- TASK DESCRIPTION -
In the records, each line holding "softmax" must be reported.

- EXTRACTED MATERIAL -

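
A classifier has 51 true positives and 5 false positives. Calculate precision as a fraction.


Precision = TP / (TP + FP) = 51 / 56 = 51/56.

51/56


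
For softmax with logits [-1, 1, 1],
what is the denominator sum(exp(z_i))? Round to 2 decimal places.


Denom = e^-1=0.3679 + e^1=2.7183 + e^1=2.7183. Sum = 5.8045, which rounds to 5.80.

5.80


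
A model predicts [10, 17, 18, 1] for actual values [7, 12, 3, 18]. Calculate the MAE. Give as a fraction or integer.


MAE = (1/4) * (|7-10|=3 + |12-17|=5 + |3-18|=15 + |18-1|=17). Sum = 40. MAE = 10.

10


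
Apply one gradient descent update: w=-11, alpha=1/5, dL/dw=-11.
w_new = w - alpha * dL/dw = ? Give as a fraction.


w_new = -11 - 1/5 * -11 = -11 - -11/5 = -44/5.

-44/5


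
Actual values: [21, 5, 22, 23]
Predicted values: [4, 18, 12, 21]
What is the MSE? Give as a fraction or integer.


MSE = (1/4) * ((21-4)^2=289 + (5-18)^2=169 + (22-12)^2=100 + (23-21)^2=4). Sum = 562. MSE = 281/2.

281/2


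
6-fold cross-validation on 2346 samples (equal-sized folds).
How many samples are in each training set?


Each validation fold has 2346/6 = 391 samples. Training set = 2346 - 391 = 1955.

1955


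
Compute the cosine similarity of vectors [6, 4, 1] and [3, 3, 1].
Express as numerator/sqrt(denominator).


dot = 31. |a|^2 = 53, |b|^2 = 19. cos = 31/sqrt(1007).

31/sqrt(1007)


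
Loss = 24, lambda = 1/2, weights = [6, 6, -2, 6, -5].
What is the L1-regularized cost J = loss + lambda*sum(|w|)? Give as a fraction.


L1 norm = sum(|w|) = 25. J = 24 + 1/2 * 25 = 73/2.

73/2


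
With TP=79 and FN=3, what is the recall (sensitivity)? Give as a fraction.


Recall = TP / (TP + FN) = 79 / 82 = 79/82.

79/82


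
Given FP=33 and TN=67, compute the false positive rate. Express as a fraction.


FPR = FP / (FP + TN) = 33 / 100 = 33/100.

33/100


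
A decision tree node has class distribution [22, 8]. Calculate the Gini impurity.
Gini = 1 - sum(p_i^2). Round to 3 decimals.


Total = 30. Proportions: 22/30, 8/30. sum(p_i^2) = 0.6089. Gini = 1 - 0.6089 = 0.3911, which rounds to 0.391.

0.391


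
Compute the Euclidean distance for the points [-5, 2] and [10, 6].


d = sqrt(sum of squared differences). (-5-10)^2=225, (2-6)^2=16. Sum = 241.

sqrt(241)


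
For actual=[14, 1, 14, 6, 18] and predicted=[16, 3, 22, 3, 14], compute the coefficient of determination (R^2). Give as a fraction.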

--

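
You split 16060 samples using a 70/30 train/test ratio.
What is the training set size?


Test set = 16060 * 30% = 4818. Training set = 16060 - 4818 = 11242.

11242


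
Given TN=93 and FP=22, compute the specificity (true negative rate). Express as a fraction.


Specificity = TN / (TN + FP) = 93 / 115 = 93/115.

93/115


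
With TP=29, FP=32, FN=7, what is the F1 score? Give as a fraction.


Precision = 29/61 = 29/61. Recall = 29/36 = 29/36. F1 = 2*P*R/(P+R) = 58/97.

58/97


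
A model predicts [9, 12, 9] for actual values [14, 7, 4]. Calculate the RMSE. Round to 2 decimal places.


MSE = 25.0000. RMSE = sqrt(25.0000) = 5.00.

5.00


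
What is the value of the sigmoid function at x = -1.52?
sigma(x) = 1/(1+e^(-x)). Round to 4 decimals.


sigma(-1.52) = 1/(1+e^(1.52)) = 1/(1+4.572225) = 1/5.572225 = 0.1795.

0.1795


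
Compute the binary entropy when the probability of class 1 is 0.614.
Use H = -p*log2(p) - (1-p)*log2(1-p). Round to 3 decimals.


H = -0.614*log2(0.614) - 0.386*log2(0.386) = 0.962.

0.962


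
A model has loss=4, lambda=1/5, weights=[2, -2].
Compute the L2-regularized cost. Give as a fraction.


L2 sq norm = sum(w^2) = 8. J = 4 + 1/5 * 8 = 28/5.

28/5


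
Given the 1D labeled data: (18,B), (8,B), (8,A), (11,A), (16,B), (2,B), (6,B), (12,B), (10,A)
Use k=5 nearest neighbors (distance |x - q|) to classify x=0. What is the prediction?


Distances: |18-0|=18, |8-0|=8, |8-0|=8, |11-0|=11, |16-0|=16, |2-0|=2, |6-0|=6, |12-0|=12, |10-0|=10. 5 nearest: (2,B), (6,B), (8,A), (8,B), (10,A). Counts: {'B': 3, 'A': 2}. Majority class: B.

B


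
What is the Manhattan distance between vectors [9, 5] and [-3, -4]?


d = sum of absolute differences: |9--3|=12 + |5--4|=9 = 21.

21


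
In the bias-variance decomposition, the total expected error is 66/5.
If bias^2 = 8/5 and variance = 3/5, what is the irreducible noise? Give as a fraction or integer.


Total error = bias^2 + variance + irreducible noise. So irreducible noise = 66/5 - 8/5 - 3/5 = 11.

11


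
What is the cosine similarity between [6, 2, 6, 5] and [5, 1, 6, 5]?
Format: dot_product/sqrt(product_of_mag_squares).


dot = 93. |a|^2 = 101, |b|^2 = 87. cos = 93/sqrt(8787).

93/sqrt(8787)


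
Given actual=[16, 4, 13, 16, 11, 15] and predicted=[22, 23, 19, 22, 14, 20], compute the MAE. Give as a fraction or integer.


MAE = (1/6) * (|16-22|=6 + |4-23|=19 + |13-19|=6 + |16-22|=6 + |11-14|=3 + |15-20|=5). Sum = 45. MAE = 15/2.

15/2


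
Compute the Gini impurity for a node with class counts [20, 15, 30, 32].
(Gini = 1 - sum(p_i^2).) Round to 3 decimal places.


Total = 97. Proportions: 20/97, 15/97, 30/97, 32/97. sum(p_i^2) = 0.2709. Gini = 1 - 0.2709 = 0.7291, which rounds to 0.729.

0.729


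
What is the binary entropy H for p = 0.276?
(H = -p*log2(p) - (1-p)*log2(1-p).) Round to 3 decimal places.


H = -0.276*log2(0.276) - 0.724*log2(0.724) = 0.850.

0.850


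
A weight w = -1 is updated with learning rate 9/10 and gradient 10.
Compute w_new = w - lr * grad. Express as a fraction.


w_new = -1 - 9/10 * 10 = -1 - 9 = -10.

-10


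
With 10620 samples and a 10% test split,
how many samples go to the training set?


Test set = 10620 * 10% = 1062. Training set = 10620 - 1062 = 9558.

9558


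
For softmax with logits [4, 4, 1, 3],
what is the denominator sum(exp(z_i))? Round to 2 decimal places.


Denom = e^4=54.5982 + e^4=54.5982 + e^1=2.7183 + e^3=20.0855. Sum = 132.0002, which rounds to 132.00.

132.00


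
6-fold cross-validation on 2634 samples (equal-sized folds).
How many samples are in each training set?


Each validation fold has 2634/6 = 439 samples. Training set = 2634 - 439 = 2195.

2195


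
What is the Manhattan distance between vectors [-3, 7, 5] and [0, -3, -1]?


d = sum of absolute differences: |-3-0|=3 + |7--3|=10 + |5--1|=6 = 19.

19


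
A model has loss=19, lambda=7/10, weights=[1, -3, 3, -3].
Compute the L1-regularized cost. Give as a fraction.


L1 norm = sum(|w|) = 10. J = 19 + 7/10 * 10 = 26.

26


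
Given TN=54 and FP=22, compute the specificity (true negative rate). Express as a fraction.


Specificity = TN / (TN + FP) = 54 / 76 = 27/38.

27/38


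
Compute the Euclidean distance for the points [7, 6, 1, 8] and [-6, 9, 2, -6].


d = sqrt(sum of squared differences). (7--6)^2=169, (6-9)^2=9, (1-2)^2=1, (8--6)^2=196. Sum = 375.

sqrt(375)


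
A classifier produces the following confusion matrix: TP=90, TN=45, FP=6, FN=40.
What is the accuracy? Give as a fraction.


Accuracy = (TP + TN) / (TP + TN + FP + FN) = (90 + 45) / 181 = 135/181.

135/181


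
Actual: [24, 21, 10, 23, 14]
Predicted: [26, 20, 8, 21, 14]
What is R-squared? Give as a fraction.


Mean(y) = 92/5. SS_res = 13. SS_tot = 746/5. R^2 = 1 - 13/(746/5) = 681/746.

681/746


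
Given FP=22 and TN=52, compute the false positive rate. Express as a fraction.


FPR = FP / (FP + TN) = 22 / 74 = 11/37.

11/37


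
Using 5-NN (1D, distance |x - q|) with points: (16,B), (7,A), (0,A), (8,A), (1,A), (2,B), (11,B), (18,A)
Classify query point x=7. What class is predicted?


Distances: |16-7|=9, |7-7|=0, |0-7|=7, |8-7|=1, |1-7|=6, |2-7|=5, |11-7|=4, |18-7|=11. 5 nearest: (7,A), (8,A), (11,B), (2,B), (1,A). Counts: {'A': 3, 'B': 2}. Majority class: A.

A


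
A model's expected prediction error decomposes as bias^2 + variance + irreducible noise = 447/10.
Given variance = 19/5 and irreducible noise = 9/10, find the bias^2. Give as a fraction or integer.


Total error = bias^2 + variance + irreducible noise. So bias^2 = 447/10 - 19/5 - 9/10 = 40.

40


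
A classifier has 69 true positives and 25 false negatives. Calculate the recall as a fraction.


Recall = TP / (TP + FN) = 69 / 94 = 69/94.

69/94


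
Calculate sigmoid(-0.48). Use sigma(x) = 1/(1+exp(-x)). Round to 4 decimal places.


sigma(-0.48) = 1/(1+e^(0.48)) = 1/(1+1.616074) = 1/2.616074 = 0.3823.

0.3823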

---

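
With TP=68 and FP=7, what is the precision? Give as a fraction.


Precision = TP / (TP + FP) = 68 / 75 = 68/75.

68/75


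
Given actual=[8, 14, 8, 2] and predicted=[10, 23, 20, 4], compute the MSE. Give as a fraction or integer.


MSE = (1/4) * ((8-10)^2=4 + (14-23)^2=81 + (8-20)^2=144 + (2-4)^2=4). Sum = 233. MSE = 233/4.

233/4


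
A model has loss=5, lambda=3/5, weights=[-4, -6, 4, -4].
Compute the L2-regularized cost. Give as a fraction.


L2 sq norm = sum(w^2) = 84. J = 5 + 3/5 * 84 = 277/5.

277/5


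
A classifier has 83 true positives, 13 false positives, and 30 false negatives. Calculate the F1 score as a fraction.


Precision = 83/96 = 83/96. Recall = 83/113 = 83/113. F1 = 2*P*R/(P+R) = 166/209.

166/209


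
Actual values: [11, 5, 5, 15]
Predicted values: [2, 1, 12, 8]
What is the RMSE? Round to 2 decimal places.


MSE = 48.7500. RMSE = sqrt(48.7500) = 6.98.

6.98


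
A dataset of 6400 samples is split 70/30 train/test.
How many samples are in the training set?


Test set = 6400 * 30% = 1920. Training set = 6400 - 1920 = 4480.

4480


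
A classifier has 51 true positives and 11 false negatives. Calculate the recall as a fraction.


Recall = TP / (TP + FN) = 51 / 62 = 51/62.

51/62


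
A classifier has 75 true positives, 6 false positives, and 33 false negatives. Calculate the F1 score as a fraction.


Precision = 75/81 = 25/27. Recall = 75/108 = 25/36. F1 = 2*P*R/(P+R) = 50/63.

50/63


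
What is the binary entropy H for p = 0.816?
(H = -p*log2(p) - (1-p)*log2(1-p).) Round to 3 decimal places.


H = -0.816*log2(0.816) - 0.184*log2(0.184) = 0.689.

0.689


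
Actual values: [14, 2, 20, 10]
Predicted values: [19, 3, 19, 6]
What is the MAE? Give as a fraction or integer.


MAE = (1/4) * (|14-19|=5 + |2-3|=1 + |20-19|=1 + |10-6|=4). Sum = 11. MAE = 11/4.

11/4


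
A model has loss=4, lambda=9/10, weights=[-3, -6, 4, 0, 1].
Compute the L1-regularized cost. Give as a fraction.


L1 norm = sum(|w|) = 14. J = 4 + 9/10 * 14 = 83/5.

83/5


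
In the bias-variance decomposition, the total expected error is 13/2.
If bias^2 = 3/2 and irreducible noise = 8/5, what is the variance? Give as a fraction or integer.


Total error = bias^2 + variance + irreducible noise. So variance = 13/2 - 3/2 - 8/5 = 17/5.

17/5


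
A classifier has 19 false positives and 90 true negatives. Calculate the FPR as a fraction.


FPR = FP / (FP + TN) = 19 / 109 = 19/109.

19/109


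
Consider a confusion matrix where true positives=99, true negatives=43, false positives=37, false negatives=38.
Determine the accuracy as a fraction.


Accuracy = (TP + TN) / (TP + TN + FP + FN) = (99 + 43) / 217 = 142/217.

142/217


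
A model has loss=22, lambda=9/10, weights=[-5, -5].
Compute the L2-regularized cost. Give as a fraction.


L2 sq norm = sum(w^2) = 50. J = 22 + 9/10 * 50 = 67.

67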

- SOLUTION FOR THIS EXERCISE -
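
For softmax with logits [-1, 1, 1],
For softmax with logits [4, 4, 1, 3],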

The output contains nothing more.